→ **Given records**

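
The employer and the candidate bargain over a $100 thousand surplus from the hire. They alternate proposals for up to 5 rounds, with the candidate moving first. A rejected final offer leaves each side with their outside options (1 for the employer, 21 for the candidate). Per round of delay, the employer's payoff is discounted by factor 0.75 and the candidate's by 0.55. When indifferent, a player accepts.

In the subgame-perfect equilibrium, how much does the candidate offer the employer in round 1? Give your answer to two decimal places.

Round 5 (the candidate proposes): the employer gets 1 if talks fail, so the candidate offers 1 and keeps 99.
Round 4 (the employer proposes): the candidate can get 99 next round, worth 0.55 × 99 = 54.45 now, so the employer offers 54.45, keeping 45.55.
Round 3 (the candidate proposes): the employer can get 45.55 next round, worth 0.75 × 45.55 = 34.1625 now; the candidate offers that and keeps 65.8375.
Round 2 (the employer proposes): the candidate can get 65.8375 next round, worth 0.55 × 65.8375 = 36.210625 now, so the employer offers 36.210625, keeping 63.789375.
Round 1 (the candidate proposes): the employer can get 63.789375 next round, worth 0.75 × 63.789375 = 47.84203125 now; the candidate offers that and keeps 52.15796875.

47.84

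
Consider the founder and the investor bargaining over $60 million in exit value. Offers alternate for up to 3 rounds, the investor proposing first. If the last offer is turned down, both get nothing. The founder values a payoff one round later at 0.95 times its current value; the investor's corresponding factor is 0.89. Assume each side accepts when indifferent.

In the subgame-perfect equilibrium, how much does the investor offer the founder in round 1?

6.27

Round 3 (the investor proposes): rejection yields 0 for the founder; the investor offers 0 and keeps 60.
Round 2 (the founder proposes): the investor can get 60 next round, worth 0.89 × 60 = 53.4 now. The founder offers 53.4 and keeps 60 − 53.4 = 6.6.
Round 1 (the investor proposes): the founder can get 6.6 next round, worth 0.95 × 6.6 = 6.27 now, so the investor offers 6.27, keeping 53.73.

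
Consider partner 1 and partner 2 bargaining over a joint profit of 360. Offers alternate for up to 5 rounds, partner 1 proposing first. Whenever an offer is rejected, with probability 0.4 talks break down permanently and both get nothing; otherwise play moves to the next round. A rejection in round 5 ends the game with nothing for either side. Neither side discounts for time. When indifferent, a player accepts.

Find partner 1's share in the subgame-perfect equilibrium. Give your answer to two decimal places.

Round 5 (partner 1 proposes): rejection yields 0 for partner 2; partner 1 offers 0 and keeps 360.
Round 4 (partner 2 proposes): rejecting gives partner 1 an expected 0.6 × 360 = 216, so partner 2 offers 216, keeping 144.
Round 3 (partner 1 proposes): rejecting gives partner 2 an expected 0.6 × 144 = 86.4, so partner 1 offers 86.4, keeping 273.6.
Round 2 (partner 2 proposes): rejecting gives partner 1 an expected 0.6 × 273.6 = 164.16, so partner 2 offers 164.16, keeping 195.84.
Round 1 (partner 1 proposes): rejecting gives partner 2 an expected 0.6 × 195.84 = 117.504, so partner 1 offers 117.504, keeping 242.496.

242.50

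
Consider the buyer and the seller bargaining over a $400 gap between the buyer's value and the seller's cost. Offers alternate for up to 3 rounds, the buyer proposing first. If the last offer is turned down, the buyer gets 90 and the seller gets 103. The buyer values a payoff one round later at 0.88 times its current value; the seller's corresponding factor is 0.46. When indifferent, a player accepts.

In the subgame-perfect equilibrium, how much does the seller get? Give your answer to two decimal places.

Round 3 (the buyer proposes): the seller gets 103 if talks fail, so the buyer offers 103 and keeps 297.
Round 2 (the seller proposes): the buyer can get 297 next round, worth 0.88 × 297 = 261.36 now, so the seller offers 261.36, keeping 138.64.
Round 1 (the buyer proposes): the seller can get 138.64 next round, worth 0.46 × 138.64 = 63.7744 now, so the buyer offers 63.7744, keeping 336.2256.

63.77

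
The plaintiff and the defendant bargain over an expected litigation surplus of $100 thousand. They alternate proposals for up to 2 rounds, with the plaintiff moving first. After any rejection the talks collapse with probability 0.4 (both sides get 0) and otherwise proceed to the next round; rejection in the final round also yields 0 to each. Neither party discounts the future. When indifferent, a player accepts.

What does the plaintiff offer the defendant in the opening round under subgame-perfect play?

60

By backward induction:
Round 2 (the defendant proposes): the plaintiff will accept anything ≥ 0, so the defendant offers 0 and keeps 100.
Round 1 (the plaintiff proposes): rejecting gives the defendant an expected 0.6 × 100 = 60, so the plaintiff offers 60, keeping 40.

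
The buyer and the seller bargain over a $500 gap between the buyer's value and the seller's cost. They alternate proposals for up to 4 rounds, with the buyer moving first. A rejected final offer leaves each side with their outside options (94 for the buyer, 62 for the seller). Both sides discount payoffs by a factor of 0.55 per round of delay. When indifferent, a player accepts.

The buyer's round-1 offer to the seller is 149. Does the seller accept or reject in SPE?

Reject

Work out the seller's continuation value if the offer is rejected.
Round 4 (the seller proposes): the buyer gets 94 if talks fail, so the seller offers 94 and keeps 406.
Round 3 (the buyer proposes): the seller can get 406 next round, worth 0.55 × 406 = 223.3 now, so the buyer offers 223.3, keeping 276.7.
Round 2 (the seller proposes): the buyer can get 276.7 next round, worth 0.55 × 276.7 = 152.185 now, so the seller offers 152.185, keeping 347.815.
So by rejecting in round 1, the seller gets 347.815 next round, worth 0.55 × 347.815 = 191.29825 now.
Offer 149 < 191.29825, so the seller rejects.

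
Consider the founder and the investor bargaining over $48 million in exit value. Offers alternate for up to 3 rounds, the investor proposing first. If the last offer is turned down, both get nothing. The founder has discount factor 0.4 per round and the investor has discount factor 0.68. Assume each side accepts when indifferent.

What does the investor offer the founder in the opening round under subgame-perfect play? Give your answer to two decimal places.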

→ **Action item**
Where the string "Assume" occurs in the data, return the whole line.

→ **The answer**
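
Consider the founder and the investor bargaining over $60 million in exit value. Offers alternate for up to 3 rounds, the investor proposing first. If the last offer is turned down, both get nothing. The founder values a payoff one round later at 0.95 times its current value; the investor's corresponding factor is 0.89. Assume each side accepts when indifferent.
Consider the founder and the investor bargaining over $48 million in exit value. Offers alternate for up to 3 rounds, the investor proposing first. If the last offer is turned down, both get nothing. The founder has discount factor 0.4 per round and the investor has discount factor 0.68. Assume each side accepts when indifferent.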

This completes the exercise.